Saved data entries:
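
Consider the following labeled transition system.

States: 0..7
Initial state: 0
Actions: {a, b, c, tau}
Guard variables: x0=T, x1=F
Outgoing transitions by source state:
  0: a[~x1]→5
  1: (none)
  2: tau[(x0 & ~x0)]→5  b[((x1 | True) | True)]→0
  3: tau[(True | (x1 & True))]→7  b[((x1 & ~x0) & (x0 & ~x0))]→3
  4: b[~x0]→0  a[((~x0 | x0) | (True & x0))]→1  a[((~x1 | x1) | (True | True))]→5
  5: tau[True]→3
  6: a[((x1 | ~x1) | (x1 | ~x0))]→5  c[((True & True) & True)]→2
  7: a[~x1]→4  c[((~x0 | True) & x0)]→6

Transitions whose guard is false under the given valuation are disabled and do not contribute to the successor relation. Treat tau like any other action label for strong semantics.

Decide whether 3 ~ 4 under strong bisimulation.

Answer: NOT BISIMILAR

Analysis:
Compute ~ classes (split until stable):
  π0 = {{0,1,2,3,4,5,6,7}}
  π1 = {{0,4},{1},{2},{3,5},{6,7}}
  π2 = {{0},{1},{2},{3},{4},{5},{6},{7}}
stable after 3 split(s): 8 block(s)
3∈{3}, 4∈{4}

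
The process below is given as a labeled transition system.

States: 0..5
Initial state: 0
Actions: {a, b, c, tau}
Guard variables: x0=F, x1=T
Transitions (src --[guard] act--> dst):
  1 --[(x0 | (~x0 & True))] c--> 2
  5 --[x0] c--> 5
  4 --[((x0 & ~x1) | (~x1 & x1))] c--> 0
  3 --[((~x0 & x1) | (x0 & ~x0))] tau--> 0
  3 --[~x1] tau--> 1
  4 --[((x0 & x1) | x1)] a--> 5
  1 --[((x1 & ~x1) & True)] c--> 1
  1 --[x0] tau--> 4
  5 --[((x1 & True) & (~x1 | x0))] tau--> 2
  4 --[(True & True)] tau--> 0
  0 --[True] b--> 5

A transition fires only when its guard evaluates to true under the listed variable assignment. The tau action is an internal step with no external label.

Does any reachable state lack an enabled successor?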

Exercise aim |
Transcribe exactly, and only, the lines that extend from the one containing "Outgoing transitions by" to the end of the records above, inclusive of both.

Task solution |
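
Outgoing transitions by source state:
  0: a[~x1]→5
  1: (none)
  2: tau[(x0 & ~x0)]→5  b[((x1 | True) | True)]→0
  3: tau[(True | (x1 & True))]→7  b[((x1 & ~x0) & (x0 & ~x0))]→3
  4: b[~x0]→0  a[((~x0 | x0) | (True & x0))]→1  a[((~x1 | x1) | (True | True))]→5
  5: tau[True]→3
  6: a[((x1 | ~x1) | (x1 | ~x0))]→5  c[((True & True) & True)]→2
  7: a[~x1]→4  c[((~x0 | True) & x0)]→6

Transitions whose guard is false under the given valuation are disabled and do not contribute to the successor relation. Treat tau like any other action label for strong semantics.

Decide whether 3 ~ 4 under strong bisimulation.

Answer: NOT BISIMILAR

Analysis:
Compute ~ classes (split until stable):
  π0 = {{0,1,2,3,4,5,6,7}}
  π1 = {{0,4},{1},{2},{3,5},{6,7}}
  π2 = {{0},{1},{2},{3},{4},{5},{6},{7}}
stable after 3 split(s): 8 block(s)
3∈{3}, 4∈{4}

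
The process below is given as a labeled transition system.

States: 0..5
Initial state: 0
Actions: {a, b, c, tau}
Guard variables: x0=F, x1=T
Transitions (src --[guard] act--> dst):
  1 --[(x0 | (~x0 & True))] c--> 2
  5 --[x0] c--> 5
  4 --[((x0 & ~x1) | (~x1 & x1))] c--> 0
  3 --[((~x0 & x1) | (x0 & ~x0))] tau--> 0
  3 --[~x1] tau--> 1
  4 --[((x0 & x1) | x1)] a--> 5
  1 --[((x1 & ~x1) & True)] c--> 1
  1 --[x0] tau--> 4
  5 --[((x1 & True) & (~x1 | x0))] tau--> 2
  4 --[(True & True)] tau--> 0
  0 --[True] b--> 5

A transition fires only when its guard evaluates to true under the listed variable assignment. The tau action is an internal step with no external label.

Does any reachable state lack an enabled successor?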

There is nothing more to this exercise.